Collected data entries:
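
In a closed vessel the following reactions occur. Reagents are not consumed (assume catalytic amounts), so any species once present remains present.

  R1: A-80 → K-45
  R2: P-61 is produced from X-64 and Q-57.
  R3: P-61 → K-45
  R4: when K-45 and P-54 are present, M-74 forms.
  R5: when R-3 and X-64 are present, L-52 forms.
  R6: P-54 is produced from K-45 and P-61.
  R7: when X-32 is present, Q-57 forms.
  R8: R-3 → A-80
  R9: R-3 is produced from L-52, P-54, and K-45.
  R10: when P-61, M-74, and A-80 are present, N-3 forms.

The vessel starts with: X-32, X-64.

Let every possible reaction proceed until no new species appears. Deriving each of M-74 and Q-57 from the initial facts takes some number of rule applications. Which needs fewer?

Q-57

Q-57: X-32 present → Q-57 forms (R7). [1 rule application]
M-74: X-32 present → Q-57 forms (R7). X-64 and Q-57 present → P-61 forms (R2). P-61 present → K-45 forms (R3). K-45 and P-61 present → P-54 forms (R6). K-45 and P-54 present → M-74 forms (R4). [5 rule applications]
Q-57 needs fewer.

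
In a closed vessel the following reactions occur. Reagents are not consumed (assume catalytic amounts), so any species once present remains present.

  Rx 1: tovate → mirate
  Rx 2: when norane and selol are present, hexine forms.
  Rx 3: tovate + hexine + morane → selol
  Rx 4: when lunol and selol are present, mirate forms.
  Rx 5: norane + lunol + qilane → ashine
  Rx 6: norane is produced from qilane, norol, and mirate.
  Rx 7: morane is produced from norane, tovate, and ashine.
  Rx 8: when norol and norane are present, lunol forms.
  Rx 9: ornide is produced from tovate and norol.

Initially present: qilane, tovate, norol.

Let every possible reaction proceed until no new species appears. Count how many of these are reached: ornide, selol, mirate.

2

tovate present → mirate forms (Rx 1).
tovate and norol present → ornide forms (Rx 9).
ornide: reached.
selol would need tovate, hexine, and morane (Rx 3), but hexine never forms.
mirate: reached.
Reached: ornide and mirate — 2 of the 3.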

Directions: The expected answer is every line in the data above that carries the string "when".

Written response:
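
  R4: when K-45 and P-54 are present, M-74 forms.
  R5: when R-3 and X-64 are present, L-52 forms.
  R7: when X-32 is present, Q-57 forms.
  R10: when P-61, M-74, and A-80 are present, N-3 forms.
  Rx 2: when norane and selol are present, hexine forms.
  Rx 4: when lunol and selol are present, mirate forms.
  Rx 8: when norol and norane are present, lunol forms.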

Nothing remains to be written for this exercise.